» Exercise aim
Give back only the lines in the records below from the one with "T = 2.5422 years." to the one with "1.953 years. The underlying pays no dividends.", both inclusive, word for word.

(Beginning of Task input)

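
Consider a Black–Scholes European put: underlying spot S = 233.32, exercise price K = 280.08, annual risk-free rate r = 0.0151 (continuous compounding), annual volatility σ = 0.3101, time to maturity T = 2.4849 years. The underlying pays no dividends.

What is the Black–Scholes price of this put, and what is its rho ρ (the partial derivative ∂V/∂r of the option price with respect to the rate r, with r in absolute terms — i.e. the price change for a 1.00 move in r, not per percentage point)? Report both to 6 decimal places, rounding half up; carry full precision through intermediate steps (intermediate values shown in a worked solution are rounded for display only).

price = 68.872009
ρ = -473.167173

σ√T = 0.3101·√2.4849 = 0.488828
d₁ = (ln(S/K) + (r+σ²/2)T) / (σ√T) = (ln(233.32/280.08) + (0.0151+0.3101²/2)·2.4849) / 0.488828 = (-0.182664 + 0.156998) / 0.488828 = -0.052505
d₂ = d₁ − σ√T = -0.052505 − 0.488828 = -0.541333
e^{−rT} = e^{−0.0151·2.4849} = 0.963173
N(−d₁) = 0.520937,  N(−d₂) = 0.705861
Put price V = K·e^{−rT}·N(−d₂) − S·N(−d₁) = 190.416988 − 121.544979 = 68.872009
ρ = −K·T·e^{−rT}·N(−d₂) = -473.167173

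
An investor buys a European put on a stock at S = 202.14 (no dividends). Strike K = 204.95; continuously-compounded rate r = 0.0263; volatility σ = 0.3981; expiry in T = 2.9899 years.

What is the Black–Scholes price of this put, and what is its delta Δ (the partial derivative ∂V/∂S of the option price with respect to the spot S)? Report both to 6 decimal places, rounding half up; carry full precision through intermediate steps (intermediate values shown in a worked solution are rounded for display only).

σ√T = 0.3981·√2.9899 = 0.688368
d₁ = (ln(S/K) + (r+σ²/2)T) / (σ√T) = (ln(202.14/204.95) + (0.0263+0.3981²/2)·2.9899) / 0.688368 = (-0.013806 + 0.315559) / 0.688368 = 0.438362
d₂ = d₁ − σ√T = 0.438362 − 0.688368 = -0.250006
e^{−rT} = e^{−0.0263·2.9899} = 0.924378
N(−d₁) = 0.330562,  N(−d₂) = 0.598709
Put price V = K·e^{−rT}·N(−d₂) − S·N(−d₁) = 113.426111 − 66.819827 = 46.606284
Δ = −N(−d₁) = -0.330562

price = 46.606284
Δ = -0.330562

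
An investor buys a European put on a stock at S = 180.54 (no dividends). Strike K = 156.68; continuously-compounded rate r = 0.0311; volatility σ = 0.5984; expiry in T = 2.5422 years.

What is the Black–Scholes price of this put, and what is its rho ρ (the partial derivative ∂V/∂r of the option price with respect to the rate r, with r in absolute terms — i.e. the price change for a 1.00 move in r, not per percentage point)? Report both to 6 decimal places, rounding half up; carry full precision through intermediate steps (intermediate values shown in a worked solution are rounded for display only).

price = 43.221951
ρ = -219.720422

σ√T = 0.5984·√2.5422 = 0.954106
d₁ = (ln(S/K) + (r+σ²/2)T) / (σ√T) = (ln(180.54/156.68) + (0.0311+0.5984²/2)·2.5422) / 0.954106 = (0.141747 + 0.534221) / 0.954106 = 0.708483
d₂ = d₁ − σ√T = 0.708483 − 0.954106 = -0.245622
e^{−rT} = e^{−0.0311·2.5422} = 0.923982
N(−d₁) = 0.239323,  N(−d₂) = 0.597013
Put price V = K·e^{−rT}·N(−d₂) − S·N(−d₁) = 86.429243 − 43.207292 = 43.221951
ρ = −K·T·e^{−rT}·N(−d₂) = -219.720422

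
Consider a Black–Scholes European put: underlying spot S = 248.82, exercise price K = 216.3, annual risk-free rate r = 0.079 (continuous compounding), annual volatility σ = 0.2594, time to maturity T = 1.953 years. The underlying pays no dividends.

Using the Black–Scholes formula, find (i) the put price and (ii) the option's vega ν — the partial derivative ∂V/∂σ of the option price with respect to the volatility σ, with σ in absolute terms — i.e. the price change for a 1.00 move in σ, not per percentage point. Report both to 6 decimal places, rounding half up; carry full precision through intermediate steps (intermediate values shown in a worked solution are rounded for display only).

σ√T = 0.2594·√1.953 = 0.362511
d₁ = (ln(S/K) + (r+σ²/2)T) / (σ√T) = (ln(248.82/216.3) + (0.079+0.2594²/2)·1.953) / 0.362511 = (0.140063 + 0.219994) / 0.362511 = 0.993232
d₂ = d₁ − σ√T = 0.993232 − 0.362511 = 0.630721
e^{−rT} = e^{−0.079·1.953} = 0.857026
N(−d₁) = 0.160298,  N(−d₂) = 0.264111
Put price V = K·e^{−rT}·N(−d₂) − S·N(−d₁) = 48.959581 − 39.885453 = 9.074128
φ(d₁) = (1/√(2π))·e^{−d₁²/2} = 0.243608
ν = S·φ(d₁)·√T = 84.708801

price = 9.074128
ν = 84.708801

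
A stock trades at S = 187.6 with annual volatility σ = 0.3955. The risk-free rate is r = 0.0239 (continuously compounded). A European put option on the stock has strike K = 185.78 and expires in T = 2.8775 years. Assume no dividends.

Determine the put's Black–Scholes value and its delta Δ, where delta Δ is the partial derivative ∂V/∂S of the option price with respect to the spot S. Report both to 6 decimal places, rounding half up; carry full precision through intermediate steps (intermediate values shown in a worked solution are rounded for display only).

σ√T = 0.3955·√2.8775 = 0.670894
d₁ = (ln(S/K) + (r+σ²/2)T) / (σ√T) = (ln(187.6/185.78) + (0.0239+0.3955²/2)·2.8775) / 0.670894 = (0.009749 + 0.293822) / 0.670894 = 0.452487
d₂ = d₁ − σ√T = 0.452487 − 0.670894 = -0.218408
e^{−rT} = e^{−0.0239·2.8775} = 0.933539
N(−d₁) = 0.325459,  N(−d₂) = 0.586444
Put price V = K·e^{−rT}·N(−d₂) − S·N(−d₁) = 101.708748 − 61.056150 = 40.652597
Δ = −N(−d₁) = -0.325459

price = 40.652597
Δ = -0.325459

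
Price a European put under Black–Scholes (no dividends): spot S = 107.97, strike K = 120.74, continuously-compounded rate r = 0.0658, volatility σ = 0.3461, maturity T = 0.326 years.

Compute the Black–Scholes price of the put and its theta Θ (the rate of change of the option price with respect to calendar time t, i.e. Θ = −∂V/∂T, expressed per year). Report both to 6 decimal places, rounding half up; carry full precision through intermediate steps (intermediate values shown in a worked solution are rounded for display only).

σ√T = 0.3461·√0.326 = 0.197611
d₁ = (ln(S/K) + (r+σ²/2)T) / (σ√T) = (ln(107.97/120.74) + (0.0658+0.3461²/2)·0.326) / 0.197611 = (-0.111786 + 0.040976) / 0.197611 = -0.358332
d₂ = d₁ − σ√T = -0.358332 − 0.197611 = -0.555943
e^{−rT} = e^{−0.0658·0.326} = 0.978778
N(−d₁) = 0.639953,  N(−d₂) = 0.710875
Put price V = K·e^{−rT}·N(−d₂) − S·N(−d₁) = 84.009516 − 69.095688 = 14.913829
φ(d₁) = (1/√(2π))·e^{−d₁²/2} = 0.374135
Θ = −S·φ(d₁)·σ/(2√T) + r·K·e^{−rT}·N(−d₂) = −12.243169 + 5.527826 = -6.715343

price = 14.913829
Θ = -6.715343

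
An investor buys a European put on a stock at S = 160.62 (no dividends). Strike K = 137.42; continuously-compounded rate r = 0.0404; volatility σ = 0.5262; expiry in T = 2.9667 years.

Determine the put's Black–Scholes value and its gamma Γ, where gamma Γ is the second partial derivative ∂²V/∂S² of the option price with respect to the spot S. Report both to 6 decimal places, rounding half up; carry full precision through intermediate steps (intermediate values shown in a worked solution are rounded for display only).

σ√T = 0.5262·√2.9667 = 0.906333
d₁ = (ln(S/K) + (r+σ²/2)T) / (σ√T) = (ln(160.62/137.42) + (0.0404+0.5262²/2)·2.9667) / 0.906333 = (0.155999 + 0.530574) / 0.906333 = 0.757529
d₂ = d₁ − σ√T = 0.757529 − 0.906333 = -0.148803
e^{−rT} = e^{−0.0404·2.9667} = 0.887049
N(−d₁) = 0.224366,  N(−d₂) = 0.559146
Put price V = K·e^{−rT}·N(−d₂) − S·N(−d₁) = 68.158913 − 36.037733 = 32.121179
φ(d₁) = (1/√(2π))·e^{−d₁²/2} = 0.299433
Γ = φ(d₁) / (S·σ·√T) = 0.002057

price = 32.121179
Γ = 0.002057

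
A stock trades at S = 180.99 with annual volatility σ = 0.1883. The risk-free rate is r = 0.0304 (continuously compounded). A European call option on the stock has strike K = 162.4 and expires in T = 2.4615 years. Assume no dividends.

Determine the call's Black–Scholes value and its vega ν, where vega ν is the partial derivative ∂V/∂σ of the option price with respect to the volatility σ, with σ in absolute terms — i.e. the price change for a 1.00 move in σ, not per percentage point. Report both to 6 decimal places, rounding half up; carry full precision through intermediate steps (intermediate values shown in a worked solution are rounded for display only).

σ√T = 0.1883·√2.4615 = 0.295427
d₁ = (ln(S/K) + (r+σ²/2)T) / (σ√T) = (ln(180.99/162.4) + (0.0304+0.1883²/2)·2.4615) / 0.295427 = (0.108379 + 0.118468) / 0.295427 = 0.767863
d₂ = d₁ − σ√T = 0.767863 − 0.295427 = 0.472436
e^{−rT} = e^{−0.0304·2.4615} = 0.927902
N(d₁) = 0.778716,  N(d₂) = 0.681692
Call price V = S·N(d₁) − K·e^{−rT}·N(d₂) = 140.939762 − 102.725030 = 38.214732
φ(d₁) = (1/√(2π))·e^{−d₁²/2} = 0.297082
ν = S·φ(d₁)·√T = 84.359028

price = 38.214732
ν = 84.359028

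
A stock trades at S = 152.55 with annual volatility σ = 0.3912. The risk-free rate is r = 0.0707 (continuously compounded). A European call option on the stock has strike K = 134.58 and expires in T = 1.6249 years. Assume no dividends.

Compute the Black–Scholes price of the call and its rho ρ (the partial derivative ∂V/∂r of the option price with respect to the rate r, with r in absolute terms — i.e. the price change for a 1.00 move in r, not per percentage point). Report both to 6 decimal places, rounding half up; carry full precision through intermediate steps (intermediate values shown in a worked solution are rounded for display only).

σ√T = 0.3912·√1.6249 = 0.498669
d₁ = (ln(S/K) + (r+σ²/2)T) / (σ√T) = (ln(152.55/134.58) + (0.0707+0.3912²/2)·1.6249) / 0.498669 = (0.125334 + 0.239216) / 0.498669 = 0.731045
d₂ = d₁ − σ√T = 0.731045 − 0.498669 = 0.232376
e^{−rT} = e^{−0.0707·1.6249} = 0.891473
N(d₁) = 0.767624,  N(d₂) = 0.591877
Call price V = S·N(d₁) − K·e^{−rT}·N(d₂) = 117.101065 − 71.010098 = 46.090967
ρ = K·T·e^{−rT}·N(d₂) = 115.384309

price = 46.090967
ρ = 115.384309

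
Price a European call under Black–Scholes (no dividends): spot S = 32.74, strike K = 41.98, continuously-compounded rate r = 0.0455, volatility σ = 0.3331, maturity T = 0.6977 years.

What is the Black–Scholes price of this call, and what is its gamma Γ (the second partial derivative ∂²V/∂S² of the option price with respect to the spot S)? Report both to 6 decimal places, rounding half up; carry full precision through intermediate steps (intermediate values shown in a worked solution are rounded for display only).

price = 1.258245
Γ = 0.035678

σ√T = 0.3331·√0.6977 = 0.278233
d₁ = (ln(S/K) + (r+σ²/2)T) / (σ√T) = (ln(32.74/41.98) + (0.0455+0.3331²/2)·0.6977) / 0.278233 = (-0.248596 + 0.070452) / 0.278233 = -0.640267
d₂ = d₁ − σ√T = -0.640267 − 0.278233 = -0.918500
e^{−rT} = e^{−0.0455·0.6977} = 0.968753
N(d₁) = 0.261000,  N(d₂) = 0.179179
Call price V = S·N(d₁) − K·e^{−rT}·N(d₂) = 8.545125 − 7.286880 = 1.258245
φ(d₁) = (1/√(2π))·e^{−d₁²/2} = 0.325007
Γ = φ(d₁) / (S·σ·√T) = 0.035678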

(End of Task input)

» Solution to this problem
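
An investor buys a European put on a stock at S = 180.54 (no dividends). Strike K = 156.68; continuously-compounded rate r = 0.0311; volatility σ = 0.5984; expiry in T = 2.5422 years.

What is the Black–Scholes price of this put, and what is its rho ρ (the partial derivative ∂V/∂r of the option price with respect to the rate r, with r in absolute terms — i.e. the price change for a 1.00 move in r, not per percentage point)? Report both to 6 decimal places, rounding half up; carry full precision through intermediate steps (intermediate values shown in a worked solution are rounded for display only).

price = 43.221951
ρ = -219.720422

σ√T = 0.5984·√2.5422 = 0.954106
d₁ = (ln(S/K) + (r+σ²/2)T) / (σ√T) = (ln(180.54/156.68) + (0.0311+0.5984²/2)·2.5422) / 0.954106 = (0.141747 + 0.534221) / 0.954106 = 0.708483
d₂ = d₁ − σ√T = 0.708483 − 0.954106 = -0.245622
e^{−rT} = e^{−0.0311·2.5422} = 0.923982
N(−d₁) = 0.239323,  N(−d₂) = 0.597013
Put price V = K·e^{−rT}·N(−d₂) − S·N(−d₁) = 86.429243 − 43.207292 = 43.221951
ρ = −K·T·e^{−rT}·N(−d₂) = -219.720422

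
Consider a Black–Scholes European put: underlying spot S = 248.82, exercise price K = 216.3, annual risk-free rate r = 0.079 (continuous compounding), annual volatility σ = 0.2594, time to maturity T = 1.953 years. The underlying pays no dividends.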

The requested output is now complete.